- [What to work on]:
Restate the data below, keeping every line the same.

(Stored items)
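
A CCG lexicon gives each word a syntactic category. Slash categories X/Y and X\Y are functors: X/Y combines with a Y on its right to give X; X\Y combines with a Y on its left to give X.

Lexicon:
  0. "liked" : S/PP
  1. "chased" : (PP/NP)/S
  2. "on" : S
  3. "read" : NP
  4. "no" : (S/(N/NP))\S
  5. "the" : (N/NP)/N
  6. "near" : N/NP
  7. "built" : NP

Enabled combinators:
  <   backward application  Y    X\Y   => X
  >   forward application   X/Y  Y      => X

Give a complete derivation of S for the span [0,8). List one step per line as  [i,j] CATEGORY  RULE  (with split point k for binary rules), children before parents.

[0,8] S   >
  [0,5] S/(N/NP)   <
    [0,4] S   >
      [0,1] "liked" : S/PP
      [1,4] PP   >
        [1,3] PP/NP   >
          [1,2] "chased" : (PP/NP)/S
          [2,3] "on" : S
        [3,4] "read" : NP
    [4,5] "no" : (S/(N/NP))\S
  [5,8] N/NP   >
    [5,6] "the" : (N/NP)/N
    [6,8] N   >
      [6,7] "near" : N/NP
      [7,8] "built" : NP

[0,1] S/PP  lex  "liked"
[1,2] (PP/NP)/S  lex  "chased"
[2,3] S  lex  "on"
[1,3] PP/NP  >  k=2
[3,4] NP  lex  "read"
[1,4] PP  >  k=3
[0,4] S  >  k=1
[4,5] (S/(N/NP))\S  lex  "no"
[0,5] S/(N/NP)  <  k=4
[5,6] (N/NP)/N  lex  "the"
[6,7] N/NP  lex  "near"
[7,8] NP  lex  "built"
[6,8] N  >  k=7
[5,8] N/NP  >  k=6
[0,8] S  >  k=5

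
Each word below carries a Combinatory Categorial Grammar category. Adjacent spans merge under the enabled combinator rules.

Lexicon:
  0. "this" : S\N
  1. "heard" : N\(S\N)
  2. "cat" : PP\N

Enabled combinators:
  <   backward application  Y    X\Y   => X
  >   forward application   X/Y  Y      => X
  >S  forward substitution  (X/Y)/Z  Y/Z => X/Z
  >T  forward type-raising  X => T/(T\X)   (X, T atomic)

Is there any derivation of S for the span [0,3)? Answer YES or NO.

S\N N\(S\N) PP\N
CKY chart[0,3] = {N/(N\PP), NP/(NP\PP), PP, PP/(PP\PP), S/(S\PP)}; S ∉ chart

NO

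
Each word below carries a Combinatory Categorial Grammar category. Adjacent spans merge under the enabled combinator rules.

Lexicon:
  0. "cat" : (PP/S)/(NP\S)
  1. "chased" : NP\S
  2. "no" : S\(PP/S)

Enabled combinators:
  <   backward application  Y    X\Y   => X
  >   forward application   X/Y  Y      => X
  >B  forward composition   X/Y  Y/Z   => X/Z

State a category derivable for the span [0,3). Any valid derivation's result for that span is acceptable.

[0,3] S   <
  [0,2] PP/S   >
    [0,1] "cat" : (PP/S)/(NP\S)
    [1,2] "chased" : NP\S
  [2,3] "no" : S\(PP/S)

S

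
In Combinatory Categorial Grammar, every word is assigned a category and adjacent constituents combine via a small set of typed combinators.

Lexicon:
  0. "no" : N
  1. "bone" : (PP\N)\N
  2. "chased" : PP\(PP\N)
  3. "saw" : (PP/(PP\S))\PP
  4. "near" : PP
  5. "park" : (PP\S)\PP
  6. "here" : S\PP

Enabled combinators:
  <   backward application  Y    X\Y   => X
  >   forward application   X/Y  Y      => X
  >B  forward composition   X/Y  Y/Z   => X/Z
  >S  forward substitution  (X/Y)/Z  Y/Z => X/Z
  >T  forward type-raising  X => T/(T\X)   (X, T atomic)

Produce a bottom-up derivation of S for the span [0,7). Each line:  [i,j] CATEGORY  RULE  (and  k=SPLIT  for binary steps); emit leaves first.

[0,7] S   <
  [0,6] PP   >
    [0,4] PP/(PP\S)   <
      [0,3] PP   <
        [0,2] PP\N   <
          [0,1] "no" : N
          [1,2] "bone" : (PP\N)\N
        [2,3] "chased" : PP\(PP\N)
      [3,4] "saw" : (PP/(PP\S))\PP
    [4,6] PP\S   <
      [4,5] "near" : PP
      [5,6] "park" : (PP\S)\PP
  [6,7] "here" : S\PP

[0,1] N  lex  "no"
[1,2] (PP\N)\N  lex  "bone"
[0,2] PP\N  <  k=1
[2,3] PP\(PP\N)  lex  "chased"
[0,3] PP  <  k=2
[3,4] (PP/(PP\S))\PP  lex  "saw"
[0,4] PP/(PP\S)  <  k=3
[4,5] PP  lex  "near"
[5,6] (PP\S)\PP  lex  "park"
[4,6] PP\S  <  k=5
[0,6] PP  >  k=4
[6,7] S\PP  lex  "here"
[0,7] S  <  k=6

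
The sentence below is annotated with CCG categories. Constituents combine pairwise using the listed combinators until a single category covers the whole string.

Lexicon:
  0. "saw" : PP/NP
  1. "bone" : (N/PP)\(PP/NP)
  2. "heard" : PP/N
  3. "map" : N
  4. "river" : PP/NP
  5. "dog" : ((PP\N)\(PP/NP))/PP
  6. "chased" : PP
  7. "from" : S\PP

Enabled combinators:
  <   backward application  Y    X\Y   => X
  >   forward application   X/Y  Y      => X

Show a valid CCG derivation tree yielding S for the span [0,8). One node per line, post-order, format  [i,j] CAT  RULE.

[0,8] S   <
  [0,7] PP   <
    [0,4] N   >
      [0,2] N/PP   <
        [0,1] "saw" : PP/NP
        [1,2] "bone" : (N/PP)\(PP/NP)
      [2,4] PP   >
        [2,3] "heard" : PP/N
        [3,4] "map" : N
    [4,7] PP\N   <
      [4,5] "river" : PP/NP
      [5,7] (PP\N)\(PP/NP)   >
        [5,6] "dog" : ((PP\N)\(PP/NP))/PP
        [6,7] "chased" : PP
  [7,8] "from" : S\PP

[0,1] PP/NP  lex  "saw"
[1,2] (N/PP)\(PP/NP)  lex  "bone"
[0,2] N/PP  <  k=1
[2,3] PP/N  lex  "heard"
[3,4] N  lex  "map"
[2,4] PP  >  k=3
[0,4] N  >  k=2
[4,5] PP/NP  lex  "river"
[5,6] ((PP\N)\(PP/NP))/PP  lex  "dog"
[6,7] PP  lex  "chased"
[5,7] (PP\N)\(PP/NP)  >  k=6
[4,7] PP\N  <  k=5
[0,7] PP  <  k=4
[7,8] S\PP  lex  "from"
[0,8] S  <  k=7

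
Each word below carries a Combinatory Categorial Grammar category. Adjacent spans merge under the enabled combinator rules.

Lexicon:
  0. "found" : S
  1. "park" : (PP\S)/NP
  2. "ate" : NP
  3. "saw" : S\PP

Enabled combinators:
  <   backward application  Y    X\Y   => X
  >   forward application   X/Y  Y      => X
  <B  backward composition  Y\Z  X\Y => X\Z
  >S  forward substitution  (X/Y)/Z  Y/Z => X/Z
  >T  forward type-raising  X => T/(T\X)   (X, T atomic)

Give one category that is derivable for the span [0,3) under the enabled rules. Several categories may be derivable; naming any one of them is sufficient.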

- [Response area]:
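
A CCG lexicon gives each word a syntactic category. Slash categories X/Y and X\Y are functors: X/Y combines with a Y on its right to give X; X\Y combines with a Y on its left to give X.

Lexicon:
  0. "liked" : S/PP
  1. "chased" : (PP/NP)/S
  2. "on" : S
  3. "read" : NP
  4. "no" : (S/(N/NP))\S
  5. "the" : (N/NP)/N
  6. "near" : N/NP
  7. "built" : NP

Enabled combinators:
  <   backward application  Y    X\Y   => X
  >   forward application   X/Y  Y      => X

Give a complete derivation of S for the span [0,8). List one step per line as  [i,j] CATEGORY  RULE  (with split point k for binary rules), children before parents.

[0,8] S   >
  [0,5] S/(N/NP)   <
    [0,4] S   >
      [0,1] "liked" : S/PP
      [1,4] PP   >
        [1,3] PP/NP   >
          [1,2] "chased" : (PP/NP)/S
          [2,3] "on" : S
        [3,4] "read" : NP
    [4,5] "no" : (S/(N/NP))\S
  [5,8] N/NP   >
    [5,6] "the" : (N/NP)/N
    [6,8] N   >
      [6,7] "near" : N/NP
      [7,8] "built" : NP

[0,1] S/PP  lex  "liked"
[1,2] (PP/NP)/S  lex  "chased"
[2,3] S  lex  "on"
[1,3] PP/NP  >  k=2
[3,4] NP  lex  "read"
[1,4] PP  >  k=3
[0,4] S  >  k=1
[4,5] (S/(N/NP))\S  lex  "no"
[0,5] S/(N/NP)  <  k=4
[5,6] (N/NP)/N  lex  "the"
[6,7] N/NP  lex  "near"
[7,8] NP  lex  "built"
[6,8] N  >  k=7
[5,8] N/NP  >  k=6
[0,8] S  >  k=5

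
Each word below carries a Combinatory Categorial Grammar category. Adjacent spans merge under the enabled combinator rules.

Lexicon:
  0. "this" : S\N
  1. "heard" : N\(S\N)
  2. "cat" : PP\N

Enabled combinators:
  <   backward application  Y    X\Y   => X
  >   forward application   X/Y  Y      => X
  >S  forward substitution  (X/Y)/Z  Y/Z => X/Z
  >T  forward type-raising  X => T/(T\X)   (X, T atomic)

Is there any derivation of S for the span [0,3)? Answer YES or NO.

S\N N\(S\N) PP\N
CKY chart[0,3] = {N/(N\PP), NP/(NP\PP), PP, PP/(PP\PP), S/(S\PP)}; S ∉ chart

NO

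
Each word below carries a Combinatory Categorial Grammar category. Adjacent spans merge under the enabled combinator rules.

Lexicon:
  0. "cat" : (PP/S)/(NP\S)
  1. "chased" : NP\S
  2. "no" : S\(PP/S)

Enabled combinators:
  <   backward application  Y    X\Y   => X
  >   forward application   X/Y  Y      => X
  >B  forward composition   X/Y  Y/Z   => X/Z

State a category derivable for the span [0,3). Any valid derivation's result for that span is acceptable.

[0,3] S   <
  [0,2] PP/S   >
    [0,1] "cat" : (PP/S)/(NP\S)
    [1,2] "chased" : NP\S
  [2,3] "no" : S\(PP/S)

S

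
In Combinatory Categorial Grammar, every word is assigned a category and adjacent constituents combine via a small set of typed combinators.

Lexicon:
  0. "no" : N
  1. "bone" : (PP\N)\N
  2. "chased" : PP\(PP\N)
  3. "saw" : (PP/(PP\S))\PP
  4. "near" : PP
  5. "park" : (PP\S)\PP
  6. "here" : S\PP

Enabled combinators:
  <   backward application  Y    X\Y   => X
  >   forward application   X/Y  Y      => X
  >B  forward composition   X/Y  Y/Z   => X/Z
  >S  forward substitution  (X/Y)/Z  Y/Z => X/Z
  >T  forward type-raising  X => T/(T\X)   (X, T atomic)

Produce a bottom-up derivation of S for the span [0,7). Each line:  [i,j] CATEGORY  RULE  (and  k=SPLIT  for binary steps); emit leaves first.

[0,7] S   <
  [0,6] PP   >
    [0,4] PP/(PP\S)   <
      [0,3] PP   <
        [0,2] PP\N   <
          [0,1] "no" : N
          [1,2] "bone" : (PP\N)\N
        [2,3] "chased" : PP\(PP\N)
      [3,4] "saw" : (PP/(PP\S))\PP
    [4,6] PP\S   <
      [4,5] "near" : PP
      [5,6] "park" : (PP\S)\PP
  [6,7] "here" : S\PP

[0,1] N  lex  "no"
[1,2] (PP\N)\N  lex  "bone"
[0,2] PP\N  <  k=1
[2,3] PP\(PP\N)  lex  "chased"
[0,3] PP  <  k=2
[3,4] (PP/(PP\S))\PP  lex  "saw"
[0,4] PP/(PP\S)  <  k=3
[4,5] PP  lex  "near"
[5,6] (PP\S)\PP  lex  "park"
[4,6] PP\S  <  k=5
[0,6] PP  >  k=4
[6,7] S\PP  lex  "here"
[0,7] S  <  k=6

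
The sentence below is annotated with CCG categories. Constituents combine pairwise using the listed combinators until a single category covers the whole string.

Lexicon:
  0. "saw" : PP/NP
  1. "bone" : (N/PP)\(PP/NP)
  2. "heard" : PP/N
  3. "map" : N
  4. "river" : PP/NP
  5. "dog" : ((PP\N)\(PP/NP))/PP
  6. "chased" : PP
  7. "from" : S\PP

Enabled combinators:
  <   backward application  Y    X\Y   => X
  >   forward application   X/Y  Y      => X

Show a valid CCG derivation tree yielding S for the span [0,8). One node per line, post-order, format  [i,j] CAT  RULE.

[0,8] S   <
  [0,7] PP   <
    [0,4] N   >
      [0,2] N/PP   <
        [0,1] "saw" : PP/NP
        [1,2] "bone" : (N/PP)\(PP/NP)
      [2,4] PP   >
        [2,3] "heard" : PP/N
        [3,4] "map" : N
    [4,7] PP\N   <
      [4,5] "river" : PP/NP
      [5,7] (PP\N)\(PP/NP)   >
        [5,6] "dog" : ((PP\N)\(PP/NP))/PP
        [6,7] "chased" : PP
  [7,8] "from" : S\PP

[0,1] PP/NP  lex  "saw"
[1,2] (N/PP)\(PP/NP)  lex  "bone"
[0,2] N/PP  <  k=1
[2,3] PP/N  lex  "heard"
[3,4] N  lex  "map"
[2,4] PP  >  k=3
[0,4] N  >  k=2
[4,5] PP/NP  lex  "river"
[5,6] ((PP\N)\(PP/NP))/PP  lex  "dog"
[6,7] PP  lex  "chased"
[5,7] (PP\N)\(PP/NP)  >  k=6
[4,7] PP\N  <  k=5
[0,7] PP  <  k=4
[7,8] S\PP  lex  "from"
[0,8] S  <  k=7

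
Each word below carries a Combinatory Categorial Grammar category. Adjacent spans merge under the enabled combinator rules.

Lexicon:
  0. "found" : S
  1. "park" : (PP\S)/NP
  2. "ate" : NP
  3. "saw" : S\PP

Enabled combinators:
  <   backward application  Y    X\Y   => X
  >   forward application   X/Y  Y      => X
  <B  backward composition  Y\Z  X\Y => X\Z
  >S  forward substitution  (X/Y)/Z  Y/Z => X/Z
  >T  forward type-raising  X => T/(T\X)   (X, T atomic)

Give one category that is derivable for the span [0,3) under the enabled rules. Several categories may be derivable; naming any one of them is sufficient.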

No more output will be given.